— WHAT THE TASK REQUIRES —
Your output is the line containing "Compute the value of the expression" plus every line after it in the listing, reproduced exactly.
----- AVAILABLE DATA -----
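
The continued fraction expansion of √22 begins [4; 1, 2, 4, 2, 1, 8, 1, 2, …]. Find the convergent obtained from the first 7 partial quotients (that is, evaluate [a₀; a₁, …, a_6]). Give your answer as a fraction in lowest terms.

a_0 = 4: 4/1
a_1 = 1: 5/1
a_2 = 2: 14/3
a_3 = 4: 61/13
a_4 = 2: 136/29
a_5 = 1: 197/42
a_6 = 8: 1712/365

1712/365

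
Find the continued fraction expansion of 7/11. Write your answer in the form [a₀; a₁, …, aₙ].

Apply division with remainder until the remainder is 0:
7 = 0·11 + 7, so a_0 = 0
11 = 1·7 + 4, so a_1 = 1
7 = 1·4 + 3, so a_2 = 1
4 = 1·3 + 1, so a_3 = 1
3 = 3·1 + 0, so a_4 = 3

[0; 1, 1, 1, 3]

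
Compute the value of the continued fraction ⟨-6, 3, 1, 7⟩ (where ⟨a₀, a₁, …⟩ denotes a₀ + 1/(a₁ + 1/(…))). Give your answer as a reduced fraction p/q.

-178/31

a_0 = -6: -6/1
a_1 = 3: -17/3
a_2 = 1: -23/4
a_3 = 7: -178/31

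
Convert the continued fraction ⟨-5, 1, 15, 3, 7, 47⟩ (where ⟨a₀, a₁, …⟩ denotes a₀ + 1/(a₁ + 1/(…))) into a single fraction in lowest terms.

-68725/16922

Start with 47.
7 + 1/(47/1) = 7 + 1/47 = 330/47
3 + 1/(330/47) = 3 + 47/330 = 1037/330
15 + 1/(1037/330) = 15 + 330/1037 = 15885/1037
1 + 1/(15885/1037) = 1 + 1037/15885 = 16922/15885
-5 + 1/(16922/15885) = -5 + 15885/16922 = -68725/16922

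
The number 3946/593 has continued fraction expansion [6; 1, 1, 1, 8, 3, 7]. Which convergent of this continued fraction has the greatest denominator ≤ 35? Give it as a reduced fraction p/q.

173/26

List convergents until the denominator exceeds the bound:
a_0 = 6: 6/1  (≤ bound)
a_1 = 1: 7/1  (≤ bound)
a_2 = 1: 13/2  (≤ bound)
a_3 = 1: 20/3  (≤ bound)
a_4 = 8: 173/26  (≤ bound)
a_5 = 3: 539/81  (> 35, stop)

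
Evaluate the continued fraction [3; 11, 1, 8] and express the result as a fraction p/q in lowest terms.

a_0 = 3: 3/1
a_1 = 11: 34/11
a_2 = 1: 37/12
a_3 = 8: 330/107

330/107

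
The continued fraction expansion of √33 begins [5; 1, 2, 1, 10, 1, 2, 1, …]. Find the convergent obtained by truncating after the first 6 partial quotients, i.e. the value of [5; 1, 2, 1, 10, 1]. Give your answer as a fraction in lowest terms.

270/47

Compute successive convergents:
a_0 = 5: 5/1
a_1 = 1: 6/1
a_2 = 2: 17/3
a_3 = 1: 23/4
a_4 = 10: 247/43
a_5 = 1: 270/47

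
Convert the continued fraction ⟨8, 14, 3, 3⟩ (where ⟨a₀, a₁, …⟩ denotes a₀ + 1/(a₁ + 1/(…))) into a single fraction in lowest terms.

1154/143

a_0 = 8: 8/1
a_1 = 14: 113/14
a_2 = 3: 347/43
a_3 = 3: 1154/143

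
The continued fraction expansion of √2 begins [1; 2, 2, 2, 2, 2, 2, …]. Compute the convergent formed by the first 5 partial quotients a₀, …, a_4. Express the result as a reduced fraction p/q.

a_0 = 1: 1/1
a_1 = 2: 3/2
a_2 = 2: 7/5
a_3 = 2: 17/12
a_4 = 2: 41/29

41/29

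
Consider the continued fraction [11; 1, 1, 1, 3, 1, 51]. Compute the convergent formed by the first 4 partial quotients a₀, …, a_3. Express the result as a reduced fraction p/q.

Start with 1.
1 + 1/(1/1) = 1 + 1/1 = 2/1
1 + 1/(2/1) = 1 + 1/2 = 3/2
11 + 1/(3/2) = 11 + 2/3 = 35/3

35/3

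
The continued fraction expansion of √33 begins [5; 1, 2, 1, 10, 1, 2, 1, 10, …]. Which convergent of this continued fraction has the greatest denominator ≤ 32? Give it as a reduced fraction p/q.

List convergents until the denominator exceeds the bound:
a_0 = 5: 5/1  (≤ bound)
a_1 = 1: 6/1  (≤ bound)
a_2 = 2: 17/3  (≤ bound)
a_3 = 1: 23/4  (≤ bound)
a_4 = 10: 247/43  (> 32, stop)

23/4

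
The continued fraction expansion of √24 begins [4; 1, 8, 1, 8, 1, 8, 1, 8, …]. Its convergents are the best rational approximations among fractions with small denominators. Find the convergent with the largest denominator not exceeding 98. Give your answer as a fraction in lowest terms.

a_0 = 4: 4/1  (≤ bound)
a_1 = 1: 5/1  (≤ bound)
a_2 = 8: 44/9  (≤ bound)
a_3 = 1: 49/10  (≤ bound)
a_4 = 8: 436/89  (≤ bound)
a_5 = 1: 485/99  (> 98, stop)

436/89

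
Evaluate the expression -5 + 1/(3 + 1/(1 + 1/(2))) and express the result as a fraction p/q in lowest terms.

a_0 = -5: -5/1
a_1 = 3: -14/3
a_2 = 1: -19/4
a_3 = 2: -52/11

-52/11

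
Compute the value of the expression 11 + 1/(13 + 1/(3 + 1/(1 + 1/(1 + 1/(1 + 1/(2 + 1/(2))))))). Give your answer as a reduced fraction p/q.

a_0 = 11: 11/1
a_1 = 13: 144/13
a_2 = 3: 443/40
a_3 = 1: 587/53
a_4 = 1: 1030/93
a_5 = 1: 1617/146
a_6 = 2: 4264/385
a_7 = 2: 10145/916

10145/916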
-----
— OUTPUT BELOW —
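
Compute the value of the expression 11 + 1/(13 + 1/(3 + 1/(1 + 1/(1 + 1/(1 + 1/(2 + 1/(2))))))). Give your answer as a reduced fraction p/q.

a_0 = 11: 11/1
a_1 = 13: 144/13
a_2 = 3: 443/40
a_3 = 1: 587/53
a_4 = 1: 1030/93
a_5 = 1: 1617/146
a_6 = 2: 4264/385
a_7 = 2: 10145/916

10145/916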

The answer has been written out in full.